Stored data entries:
● ● ● ●

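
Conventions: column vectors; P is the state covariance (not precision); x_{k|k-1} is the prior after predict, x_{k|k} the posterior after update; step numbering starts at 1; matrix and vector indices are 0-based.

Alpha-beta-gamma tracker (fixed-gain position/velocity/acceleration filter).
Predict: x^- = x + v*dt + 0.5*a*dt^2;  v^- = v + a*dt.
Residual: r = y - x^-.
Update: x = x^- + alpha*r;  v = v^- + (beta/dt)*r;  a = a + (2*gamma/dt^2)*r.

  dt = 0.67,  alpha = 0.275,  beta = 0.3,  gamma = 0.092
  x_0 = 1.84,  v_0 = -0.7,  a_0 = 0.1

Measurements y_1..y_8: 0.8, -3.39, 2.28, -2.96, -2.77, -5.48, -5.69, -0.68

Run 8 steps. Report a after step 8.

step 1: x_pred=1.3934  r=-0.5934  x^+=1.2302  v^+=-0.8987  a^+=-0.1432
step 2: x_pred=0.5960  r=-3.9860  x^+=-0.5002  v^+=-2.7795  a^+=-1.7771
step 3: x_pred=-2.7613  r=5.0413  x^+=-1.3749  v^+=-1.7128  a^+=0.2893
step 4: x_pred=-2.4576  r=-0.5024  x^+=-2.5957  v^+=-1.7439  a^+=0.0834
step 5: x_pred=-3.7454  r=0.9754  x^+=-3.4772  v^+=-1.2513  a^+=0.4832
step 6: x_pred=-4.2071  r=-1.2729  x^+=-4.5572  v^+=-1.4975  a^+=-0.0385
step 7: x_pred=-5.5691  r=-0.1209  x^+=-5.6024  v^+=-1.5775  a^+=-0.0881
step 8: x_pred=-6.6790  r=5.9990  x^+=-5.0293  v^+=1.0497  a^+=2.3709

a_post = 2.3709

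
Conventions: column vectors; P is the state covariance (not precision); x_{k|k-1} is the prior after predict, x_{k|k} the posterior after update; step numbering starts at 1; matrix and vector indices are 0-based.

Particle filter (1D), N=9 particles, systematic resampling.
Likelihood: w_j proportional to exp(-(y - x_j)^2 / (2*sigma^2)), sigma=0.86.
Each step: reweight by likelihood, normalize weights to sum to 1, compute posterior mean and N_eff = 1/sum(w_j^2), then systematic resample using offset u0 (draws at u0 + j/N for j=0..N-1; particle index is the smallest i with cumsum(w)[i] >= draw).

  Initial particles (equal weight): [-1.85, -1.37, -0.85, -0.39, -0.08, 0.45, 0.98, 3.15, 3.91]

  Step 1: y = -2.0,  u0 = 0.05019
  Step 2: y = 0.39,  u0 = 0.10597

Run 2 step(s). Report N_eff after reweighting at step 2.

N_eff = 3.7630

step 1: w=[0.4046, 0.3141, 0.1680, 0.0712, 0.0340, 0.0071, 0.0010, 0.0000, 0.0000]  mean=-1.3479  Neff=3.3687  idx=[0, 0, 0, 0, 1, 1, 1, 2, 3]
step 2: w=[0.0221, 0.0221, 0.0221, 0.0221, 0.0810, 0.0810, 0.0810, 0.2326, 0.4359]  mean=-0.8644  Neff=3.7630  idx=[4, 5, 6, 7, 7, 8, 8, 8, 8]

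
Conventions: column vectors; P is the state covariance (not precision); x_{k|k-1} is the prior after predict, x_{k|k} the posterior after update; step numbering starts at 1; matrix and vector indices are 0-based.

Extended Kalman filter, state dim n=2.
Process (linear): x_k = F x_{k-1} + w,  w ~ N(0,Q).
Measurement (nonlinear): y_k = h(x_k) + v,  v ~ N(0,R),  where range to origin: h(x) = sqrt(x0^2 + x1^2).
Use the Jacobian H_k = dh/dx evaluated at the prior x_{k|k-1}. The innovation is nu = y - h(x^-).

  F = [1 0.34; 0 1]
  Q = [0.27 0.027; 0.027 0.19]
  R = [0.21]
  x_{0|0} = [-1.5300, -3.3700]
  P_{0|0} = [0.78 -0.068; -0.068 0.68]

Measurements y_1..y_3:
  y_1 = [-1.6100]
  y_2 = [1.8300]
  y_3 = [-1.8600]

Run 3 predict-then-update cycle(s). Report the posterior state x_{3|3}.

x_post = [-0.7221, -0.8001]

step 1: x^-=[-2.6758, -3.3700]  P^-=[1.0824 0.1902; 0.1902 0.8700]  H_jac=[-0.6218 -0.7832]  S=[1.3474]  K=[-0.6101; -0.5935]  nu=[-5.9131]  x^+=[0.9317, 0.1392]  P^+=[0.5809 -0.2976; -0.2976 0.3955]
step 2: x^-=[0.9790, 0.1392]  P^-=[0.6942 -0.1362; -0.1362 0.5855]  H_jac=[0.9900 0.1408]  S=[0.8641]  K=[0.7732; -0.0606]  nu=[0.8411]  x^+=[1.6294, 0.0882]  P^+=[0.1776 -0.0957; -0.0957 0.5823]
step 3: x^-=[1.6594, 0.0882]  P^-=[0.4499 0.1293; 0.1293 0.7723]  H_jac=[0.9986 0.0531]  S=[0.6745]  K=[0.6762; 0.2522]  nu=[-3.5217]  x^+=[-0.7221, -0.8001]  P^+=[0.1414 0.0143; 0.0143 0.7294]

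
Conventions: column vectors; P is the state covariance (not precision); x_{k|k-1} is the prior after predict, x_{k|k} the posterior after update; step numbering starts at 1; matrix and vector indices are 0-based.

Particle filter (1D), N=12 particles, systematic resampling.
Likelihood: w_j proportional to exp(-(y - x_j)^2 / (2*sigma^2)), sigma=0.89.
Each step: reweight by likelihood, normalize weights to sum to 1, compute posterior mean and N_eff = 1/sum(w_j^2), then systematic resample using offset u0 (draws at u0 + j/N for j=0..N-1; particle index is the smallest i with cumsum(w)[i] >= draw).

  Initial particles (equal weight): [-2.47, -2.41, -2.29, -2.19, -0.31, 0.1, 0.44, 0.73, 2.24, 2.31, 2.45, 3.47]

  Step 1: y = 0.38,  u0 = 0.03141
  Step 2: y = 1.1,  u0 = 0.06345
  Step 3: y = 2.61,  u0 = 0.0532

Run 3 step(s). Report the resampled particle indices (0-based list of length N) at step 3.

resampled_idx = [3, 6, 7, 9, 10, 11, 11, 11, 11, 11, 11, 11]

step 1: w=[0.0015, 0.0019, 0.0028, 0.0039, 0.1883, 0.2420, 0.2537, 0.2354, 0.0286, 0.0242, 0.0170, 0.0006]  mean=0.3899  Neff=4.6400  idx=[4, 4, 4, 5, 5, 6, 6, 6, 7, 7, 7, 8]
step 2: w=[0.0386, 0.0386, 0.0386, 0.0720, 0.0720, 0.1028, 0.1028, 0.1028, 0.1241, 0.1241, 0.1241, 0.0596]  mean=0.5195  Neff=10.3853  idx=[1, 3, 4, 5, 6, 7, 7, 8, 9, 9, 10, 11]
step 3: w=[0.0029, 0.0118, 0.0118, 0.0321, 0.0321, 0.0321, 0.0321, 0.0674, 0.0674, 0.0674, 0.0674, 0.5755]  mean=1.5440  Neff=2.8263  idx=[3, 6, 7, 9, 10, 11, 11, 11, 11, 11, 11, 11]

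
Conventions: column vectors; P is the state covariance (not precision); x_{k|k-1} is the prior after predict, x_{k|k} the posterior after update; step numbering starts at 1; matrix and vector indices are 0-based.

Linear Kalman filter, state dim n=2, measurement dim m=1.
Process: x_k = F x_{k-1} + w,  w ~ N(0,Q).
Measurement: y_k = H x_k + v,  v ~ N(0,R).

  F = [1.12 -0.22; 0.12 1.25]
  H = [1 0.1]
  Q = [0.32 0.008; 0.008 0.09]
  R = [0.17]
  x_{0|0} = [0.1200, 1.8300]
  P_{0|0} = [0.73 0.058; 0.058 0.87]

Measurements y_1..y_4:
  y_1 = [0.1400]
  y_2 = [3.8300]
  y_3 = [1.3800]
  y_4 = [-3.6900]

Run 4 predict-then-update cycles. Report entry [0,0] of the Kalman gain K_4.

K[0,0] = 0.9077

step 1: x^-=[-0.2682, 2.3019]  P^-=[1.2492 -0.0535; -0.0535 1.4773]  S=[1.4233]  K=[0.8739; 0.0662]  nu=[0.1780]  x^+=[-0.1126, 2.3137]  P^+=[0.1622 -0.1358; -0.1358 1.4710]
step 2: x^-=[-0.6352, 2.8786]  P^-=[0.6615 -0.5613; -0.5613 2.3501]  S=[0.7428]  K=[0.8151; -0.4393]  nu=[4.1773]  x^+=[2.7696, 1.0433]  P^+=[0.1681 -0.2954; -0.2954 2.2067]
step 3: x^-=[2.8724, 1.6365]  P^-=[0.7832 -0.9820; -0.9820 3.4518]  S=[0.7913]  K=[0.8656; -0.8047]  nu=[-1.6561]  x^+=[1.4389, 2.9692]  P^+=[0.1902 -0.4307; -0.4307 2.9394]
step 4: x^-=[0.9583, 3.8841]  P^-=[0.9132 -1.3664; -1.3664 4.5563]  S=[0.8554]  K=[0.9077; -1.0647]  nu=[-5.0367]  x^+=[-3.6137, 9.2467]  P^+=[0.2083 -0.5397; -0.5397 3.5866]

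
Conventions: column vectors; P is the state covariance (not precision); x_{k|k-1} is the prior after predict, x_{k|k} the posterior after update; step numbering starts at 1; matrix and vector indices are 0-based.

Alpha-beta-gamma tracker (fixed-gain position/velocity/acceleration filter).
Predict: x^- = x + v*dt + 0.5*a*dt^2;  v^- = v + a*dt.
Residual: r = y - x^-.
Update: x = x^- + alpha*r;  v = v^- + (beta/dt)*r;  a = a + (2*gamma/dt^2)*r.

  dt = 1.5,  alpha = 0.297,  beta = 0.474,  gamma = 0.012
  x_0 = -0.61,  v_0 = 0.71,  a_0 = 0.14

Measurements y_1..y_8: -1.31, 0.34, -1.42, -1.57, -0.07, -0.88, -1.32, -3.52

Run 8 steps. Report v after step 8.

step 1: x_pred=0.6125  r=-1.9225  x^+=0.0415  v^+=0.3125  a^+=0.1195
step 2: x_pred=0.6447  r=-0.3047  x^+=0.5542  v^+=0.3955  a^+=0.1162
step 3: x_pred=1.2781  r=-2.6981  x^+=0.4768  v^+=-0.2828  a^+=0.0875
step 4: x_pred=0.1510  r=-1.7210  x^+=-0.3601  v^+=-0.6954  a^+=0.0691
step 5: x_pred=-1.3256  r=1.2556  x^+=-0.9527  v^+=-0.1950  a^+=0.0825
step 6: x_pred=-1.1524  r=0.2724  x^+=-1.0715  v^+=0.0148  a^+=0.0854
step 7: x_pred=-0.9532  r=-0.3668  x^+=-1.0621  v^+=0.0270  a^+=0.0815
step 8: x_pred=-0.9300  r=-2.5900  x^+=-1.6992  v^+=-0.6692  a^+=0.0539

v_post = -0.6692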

● ● ● ●

Activity:
What lines in the data above contain the word "proportional"? Copy them all.

Exercise solution:
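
Likelihood: w_j proportional to exp(-(y - x_j)^2 / (2*sigma^2)), sigma=0.86.
Likelihood: w_j proportional to exp(-(y - x_j)^2 / (2*sigma^2)), sigma=0.89.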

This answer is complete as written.